_Task brief:_
The records below must be duplicated exactly, character for character.

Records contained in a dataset
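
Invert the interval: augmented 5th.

The rule of nine gives the new number: 9 − 5 = 4, so a fifth becomes a fourth.
Quality inverts too: augmented becomes diminished. That makes the inversion a diminished fourth.

diminished fourth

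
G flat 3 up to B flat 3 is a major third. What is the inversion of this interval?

The rule of nine gives the new number: 9 − 3 = 6, so a third becomes a sixth.
The quality also flips — major becomes minor — giving a minor sixth.

m6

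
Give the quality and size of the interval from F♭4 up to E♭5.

F to E spans seven letter names (F-G-A-B-C-D-E), so the interval is some kind of seventh.
Counting semitones, Fb4→Eb5 is 11, which is the major seventh.

major seventh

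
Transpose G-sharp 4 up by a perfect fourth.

C-sharp 5

Counting four letter names up from G lands on C.
A perfect fourth is 5 semitones; 5 semitones up from G#4 gives C#5.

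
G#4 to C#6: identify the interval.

perfect eleventh

G to C spans four letter names (G-A-B-C), plus an octave: an eleventh.
The perfect eleventh spans 17 semitones, and G#4 to C#6 is exactly 17 semitones — so this is a perfect eleventh.
(Equivalently, a compound perfect fourth: a perfect fourth plus an octave.)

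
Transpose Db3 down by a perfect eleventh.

Ab1

The eleventh's letter: D down four letter names plus an octave → A.
Moving 17 semitones down from Db3 (the size of a perfect eleventh) reaches Ab1.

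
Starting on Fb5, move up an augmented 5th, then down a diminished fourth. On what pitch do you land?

Fb5 up an augmented fifth → C6 (8 semitones).
A diminished fourth down from C6 is G#5.

G#5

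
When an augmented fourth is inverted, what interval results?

d5

The rule of nine gives the new number: 9 − 4 = 5, so a fourth becomes a fifth.
The quality also flips — augmented becomes diminished — giving a diminished fifth.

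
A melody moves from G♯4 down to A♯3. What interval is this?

minor 7th

Descending from G#4 to A#3 is the same interval as ascending A#3 to G#4.
A to G spans seven letter names (A-B-C-D-E-F-G) — that makes it a seventh of some quality.
At 10 semitones, A#3→G#4 falls one short of a major seventh: minor.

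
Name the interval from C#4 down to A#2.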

_Worked solution:_
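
Invert the interval: augmented 5th.

The rule of nine gives the new number: 9 − 5 = 4, so a fifth becomes a fourth.
Quality inverts too: augmented becomes diminished. That makes the inversion a diminished fourth.

diminished fourth

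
G flat 3 up to B flat 3 is a major third. What is the inversion of this interval?

The rule of nine gives the new number: 9 − 3 = 6, so a third becomes a sixth.
The quality also flips — major becomes minor — giving a minor sixth.

m6

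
Give the quality and size of the interval from F♭4 up to E♭5.

F to E spans seven letter names (F-G-A-B-C-D-E), so the interval is some kind of seventh.
Counting semitones, Fb4→Eb5 is 11, which is the major seventh.

major seventh

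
Transpose G-sharp 4 up by a perfect fourth.

C-sharp 5

Counting four letter names up from G lands on C.
A perfect fourth is 5 semitones; 5 semitones up from G#4 gives C#5.

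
G#4 to C#6: identify the interval.

perfect eleventh

G to C spans four letter names (G-A-B-C), plus an octave: an eleventh.
The perfect eleventh spans 17 semitones, and G#4 to C#6 is exactly 17 semitones — so this is a perfect eleventh.
(Equivalently, a compound perfect fourth: a perfect fourth plus an octave.)

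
Transpose Db3 down by a perfect eleventh.

Ab1

The eleventh's letter: D down four letter names plus an octave → A.
Moving 17 semitones down from Db3 (the size of a perfect eleventh) reaches Ab1.

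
Starting on Fb5, move up an augmented 5th, then down a diminished fourth. On what pitch do you land?

Fb5 up an augmented fifth → C6 (8 semitones).
A diminished fourth down from C6 is G#5.

G#5

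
When an augmented fourth is inverted, what interval results?

d5

The rule of nine gives the new number: 9 − 4 = 5, so a fourth becomes a fifth.
The quality also flips — augmented becomes diminished — giving a diminished fifth.

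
A melody moves from G♯4 down to A♯3. What interval is this?

minor 7th

Descending from G#4 to A#3 is the same interval as ascending A#3 to G#4.
A to G spans seven letter names (A-B-C-D-E-F-G) — that makes it a seventh of some quality.
At 10 semitones, A#3→G#4 falls one short of a major seventh: minor.

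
Name the interval from C#4 down to A#2.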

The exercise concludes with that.